=== Extracted material ===
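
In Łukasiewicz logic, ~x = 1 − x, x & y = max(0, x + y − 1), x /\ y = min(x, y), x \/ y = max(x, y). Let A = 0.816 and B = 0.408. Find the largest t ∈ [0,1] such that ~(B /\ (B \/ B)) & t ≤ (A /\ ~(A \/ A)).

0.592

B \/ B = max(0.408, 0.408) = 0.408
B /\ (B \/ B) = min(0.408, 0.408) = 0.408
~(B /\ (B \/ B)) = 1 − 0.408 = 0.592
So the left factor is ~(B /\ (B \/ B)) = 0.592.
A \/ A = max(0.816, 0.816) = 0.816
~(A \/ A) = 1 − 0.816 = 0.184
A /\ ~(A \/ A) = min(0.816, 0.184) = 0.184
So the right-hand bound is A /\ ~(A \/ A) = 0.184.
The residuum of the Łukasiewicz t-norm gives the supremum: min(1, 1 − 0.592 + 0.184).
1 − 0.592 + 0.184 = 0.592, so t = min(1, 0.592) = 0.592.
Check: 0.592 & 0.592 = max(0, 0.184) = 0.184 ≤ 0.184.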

=== Task directions ===
All of the material must be reproduced exactly.

=== Your solution ===
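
In Łukasiewicz logic, ~x = 1 − x, x & y = max(0, x + y − 1), x /\ y = min(x, y), x \/ y = max(x, y). Let A = 0.816 and B = 0.408. Find the largest t ∈ [0,1] such that ~(B /\ (B \/ B)) & t ≤ (A /\ ~(A \/ A)).

0.592

B \/ B = max(0.408, 0.408) = 0.408
B /\ (B \/ B) = min(0.408, 0.408) = 0.408
~(B /\ (B \/ B)) = 1 − 0.408 = 0.592
So the left factor is ~(B /\ (B \/ B)) = 0.592.
A \/ A = max(0.816, 0.816) = 0.816
~(A \/ A) = 1 − 0.816 = 0.184
A /\ ~(A \/ A) = min(0.816, 0.184) = 0.184
So the right-hand bound is A /\ ~(A \/ A) = 0.184.
The residuum of the Łukasiewicz t-norm gives the supremum: min(1, 1 − 0.592 + 0.184).
1 − 0.592 + 0.184 = 0.592, so t = min(1, 0.592) = 0.592.
Check: 0.592 & 0.592 = max(0, 0.184) = 0.184 ≤ 0.184.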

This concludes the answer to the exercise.